(Data records)
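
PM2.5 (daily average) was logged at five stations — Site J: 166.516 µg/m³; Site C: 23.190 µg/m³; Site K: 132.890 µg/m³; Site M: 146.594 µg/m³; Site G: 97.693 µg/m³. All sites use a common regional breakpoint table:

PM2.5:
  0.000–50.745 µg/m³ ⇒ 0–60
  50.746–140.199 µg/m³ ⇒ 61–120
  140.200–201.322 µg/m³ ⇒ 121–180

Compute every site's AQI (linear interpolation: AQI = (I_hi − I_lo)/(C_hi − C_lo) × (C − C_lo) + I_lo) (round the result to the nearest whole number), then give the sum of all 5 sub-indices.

Site J: 166.516 lies in 140.200–201.322, so I_lo=121, I_hi=180, C_lo=140.200, C_hi=201.322.
(180−121)/(201.322−140.200) × (166.516−140.200) + 121 = 59/61.122 × 26.316 + 121 ≈ 146.40 → 146.
Site C: 23.190 lies in 0.000–50.745, so I_lo=0, I_hi=60, C_lo=0.000, C_hi=50.745.
(60−0)/(50.745−0.000) × (23.190−0.000) + 0 = 60/50.745 × 23.190 + 0 ≈ 27.42 → 27.
Site K: 132.890 lies in 50.746–140.199, so I_lo=61, I_hi=120, C_lo=50.746, C_hi=140.199.
(120−61)/(140.199−50.746) × (132.890−50.746) + 61 = 59/89.453 × 82.144 + 61 ≈ 115.18 → 115.
Site M: row 140.200–201.322 (AQI 121–180). (180−121)·(146.594−140.200)/(201.322−140.200) + 121 = 59·6.394/61.122 + 121 ≈ 127.17 → 127.
Site G 97.693: bracket 50.746–140.199 → index 61–120; slope 59/89.453, offset 46.947.
AQI = 61 + 59/89.453·46.947 ≈ 91.96 ⇒ 92.
AQIs: Site J=146, Site C=27, Site K=115, Site M=127, Site G=92. Sum = 146 + 27 + 115 + 127 + 92 = 507.

507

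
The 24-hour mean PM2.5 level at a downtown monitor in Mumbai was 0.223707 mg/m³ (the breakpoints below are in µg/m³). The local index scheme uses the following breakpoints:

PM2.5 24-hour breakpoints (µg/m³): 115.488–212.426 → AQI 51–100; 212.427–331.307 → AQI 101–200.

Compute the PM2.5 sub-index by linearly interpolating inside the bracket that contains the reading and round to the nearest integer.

Convert: 0.223707 mg/m³ = 223.707 µg/m³.
PM2.5: 223.707 lies in 212.427–331.307, so I_lo=101, I_hi=200, C_lo=212.427, C_hi=331.307.
(200−101)/(331.307−212.427) × (223.707−212.427) + 101 = 99/118.880 × 11.280 + 101 ≈ 110.39 → 110.

110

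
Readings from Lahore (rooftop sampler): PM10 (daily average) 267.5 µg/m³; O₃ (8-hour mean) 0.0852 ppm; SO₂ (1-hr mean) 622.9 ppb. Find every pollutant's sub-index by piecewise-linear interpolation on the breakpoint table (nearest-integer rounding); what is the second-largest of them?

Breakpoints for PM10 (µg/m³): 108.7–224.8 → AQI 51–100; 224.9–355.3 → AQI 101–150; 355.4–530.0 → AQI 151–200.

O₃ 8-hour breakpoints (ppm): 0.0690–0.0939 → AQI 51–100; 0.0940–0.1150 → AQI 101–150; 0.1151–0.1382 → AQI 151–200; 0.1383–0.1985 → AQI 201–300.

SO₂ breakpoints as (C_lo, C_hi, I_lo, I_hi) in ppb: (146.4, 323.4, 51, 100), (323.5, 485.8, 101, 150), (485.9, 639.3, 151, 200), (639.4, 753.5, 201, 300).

PM10: 267.5 ∈ [224.9, 355.3] ↔ index [101, 150].
101 + (267.5−224.9)·(150−101)/(355.3−224.9) = 101 + 42.6·49/130.4 ≈ 117.01, so AQI = 117.
O₃ 0.0852: bracket 0.0690–0.0939 → index 51–100; slope 49/0.0249, offset 0.0162.
AQI = 51 + 49/0.0249·0.0162 ≈ 82.88 ⇒ 83.
SO₂: row 485.9–639.3 (AQI 151–200). (200−151)·(622.9−485.9)/(639.3−485.9) + 151 = 49·137.0/153.4 + 151 ≈ 194.76 → 195.
Sub-indices: PM10→117, O₃→83, SO₂→195. Ranked high→low: 195, 117, 83. Second-highest sub-index = 117.

117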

ABOUT THIS TASK — All lines in the preceding records that hold the word "average" need to be copied.

OUTPUT FOR THIS TASK —
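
PM2.5 (daily average) was logged at five stations — Site J: 166.516 µg/m³; Site C: 23.190 µg/m³; Site K: 132.890 µg/m³; Site M: 146.594 µg/m³; Site G: 97.693 µg/m³. All sites use a common regional breakpoint table:
Readings from Lahore (rooftop sampler): PM10 (daily average) 267.5 µg/m³; O₃ (8-hour mean) 0.0852 ppm; SO₂ (1-hr mean) 622.9 ppb. Find every pollutant's sub-index by piecewise-linear interpolation on the breakpoint table (nearest-integer rounding); what is the second-largest of them?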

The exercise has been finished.